--- Supplied data Enclosed Below ---

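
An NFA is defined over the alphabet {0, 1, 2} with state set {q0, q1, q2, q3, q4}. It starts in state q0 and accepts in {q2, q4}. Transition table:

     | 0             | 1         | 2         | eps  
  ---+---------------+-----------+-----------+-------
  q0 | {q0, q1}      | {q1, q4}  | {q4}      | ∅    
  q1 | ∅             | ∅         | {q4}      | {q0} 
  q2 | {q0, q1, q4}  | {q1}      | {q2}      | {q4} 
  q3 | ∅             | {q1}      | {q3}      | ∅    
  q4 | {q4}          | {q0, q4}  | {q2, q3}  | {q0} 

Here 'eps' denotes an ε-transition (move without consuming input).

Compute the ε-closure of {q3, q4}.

Begin with {q3, q4}.
ε-move q4 → q0; add q0.

{q0, q3, q4}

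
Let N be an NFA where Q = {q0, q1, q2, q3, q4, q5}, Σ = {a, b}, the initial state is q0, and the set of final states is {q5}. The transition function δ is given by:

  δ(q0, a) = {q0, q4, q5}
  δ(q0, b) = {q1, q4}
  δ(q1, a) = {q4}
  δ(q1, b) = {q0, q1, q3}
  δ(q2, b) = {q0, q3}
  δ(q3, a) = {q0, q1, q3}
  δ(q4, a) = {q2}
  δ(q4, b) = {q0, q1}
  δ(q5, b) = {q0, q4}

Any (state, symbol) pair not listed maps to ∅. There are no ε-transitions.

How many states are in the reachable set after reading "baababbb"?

Start in {q0}.
Read 'b': {q0} → {q1, q4}.
Read 'a': {q1, q4} → {q2, q4}.
Read 'a': {q2, q4} → {q2}.
Read 'b': {q2} → {q0, q3}.
Read 'a': {q0, q3} → {q0, q1, q3, q4, q5}.
Read 'b': {q0, q1, q3, q4, q5} → {q0, q1, q3, q4}.
Read 'b': {q0, q1, q3, q4} → {q0, q1, q3, q4}.
Read 'b': {q0, q1, q3, q4} → {q0, q1, q3, q4}.
That set has 4 states.

4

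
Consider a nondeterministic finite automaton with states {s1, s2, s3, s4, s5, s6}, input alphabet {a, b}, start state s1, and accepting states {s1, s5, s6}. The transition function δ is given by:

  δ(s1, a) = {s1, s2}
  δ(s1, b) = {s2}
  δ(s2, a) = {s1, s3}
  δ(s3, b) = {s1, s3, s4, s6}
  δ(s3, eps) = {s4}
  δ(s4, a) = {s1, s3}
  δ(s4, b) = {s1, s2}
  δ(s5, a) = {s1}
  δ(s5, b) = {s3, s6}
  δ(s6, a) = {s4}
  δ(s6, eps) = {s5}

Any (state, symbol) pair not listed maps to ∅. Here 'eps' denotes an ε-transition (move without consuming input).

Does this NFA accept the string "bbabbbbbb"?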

--- End of Enclosed Supplied data ---

**Work required**
Output the lines above verbatim and in full.

**Reply**
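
An NFA is defined over the alphabet {0, 1, 2} with state set {q0, q1, q2, q3, q4}. It starts in state q0 and accepts in {q2, q4}. Transition table:

     | 0             | 1         | 2         | eps  
  ---+---------------+-----------+-----------+-------
  q0 | {q0, q1}      | {q1, q4}  | {q4}      | ∅    
  q1 | ∅             | ∅         | {q4}      | {q0} 
  q2 | {q0, q1, q4}  | {q1}      | {q2}      | {q4} 
  q3 | ∅             | {q1}      | {q3}      | ∅    
  q4 | {q4}          | {q0, q4}  | {q2, q3}  | {q0} 

Here 'eps' denotes an ε-transition (move without consuming input).

Compute the ε-closure of {q3, q4}.

Begin with {q3, q4}.
ε-move q4 → q0; add q0.

{q0, q3, q4}

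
Let N be an NFA where Q = {q0, q1, q2, q3, q4, q5}, Σ = {a, b}, the initial state is q0, and the set of final states is {q5}. The transition function δ is given by:

  δ(q0, a) = {q0, q4, q5}
  δ(q0, b) = {q1, q4}
  δ(q1, a) = {q4}
  δ(q1, b) = {q0, q1, q3}
  δ(q2, b) = {q0, q3}
  δ(q3, a) = {q0, q1, q3}
  δ(q4, a) = {q2}
  δ(q4, b) = {q0, q1}
  δ(q5, b) = {q0, q4}

Any (state, symbol) pair not listed maps to ∅. There are no ε-transitions.

How many states are in the reachable set after reading "baababbb"?

Start in {q0}.
Read 'b': {q0} → {q1, q4}.
Read 'a': {q1, q4} → {q2, q4}.
Read 'a': {q2, q4} → {q2}.
Read 'b': {q2} → {q0, q3}.
Read 'a': {q0, q3} → {q0, q1, q3, q4, q5}.
Read 'b': {q0, q1, q3, q4, q5} → {q0, q1, q3, q4}.
Read 'b': {q0, q1, q3, q4} → {q0, q1, q3, q4}.
Read 'b': {q0, q1, q3, q4} → {q0, q1, q3, q4}.
That set has 4 states.

4

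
Consider a nondeterministic finite automaton with states {s1, s2, s3, s4, s5, s6}, input alphabet {a, b}, start state s1, and accepting states {s1, s5, s6}. The transition function δ is given by:

  δ(s1, a) = {s1, s2}
  δ(s1, b) = {s2}
  δ(s2, a) = {s1, s3}
  δ(s3, b) = {s1, s3, s4, s6}
  δ(s3, eps) = {s4}
  δ(s4, a) = {s1, s3}
  δ(s4, b) = {s1, s2}
  δ(s5, a) = {s1}
  δ(s5, b) = {s3, s6}
  δ(s6, a) = {s4}
  δ(s6, eps) = {s5}

Any (state, symbol) pair not listed maps to ∅. Here 'eps' denotes an ε-transition (move without consuming input).

Does this NFA accept the string "bbabbbbbb"?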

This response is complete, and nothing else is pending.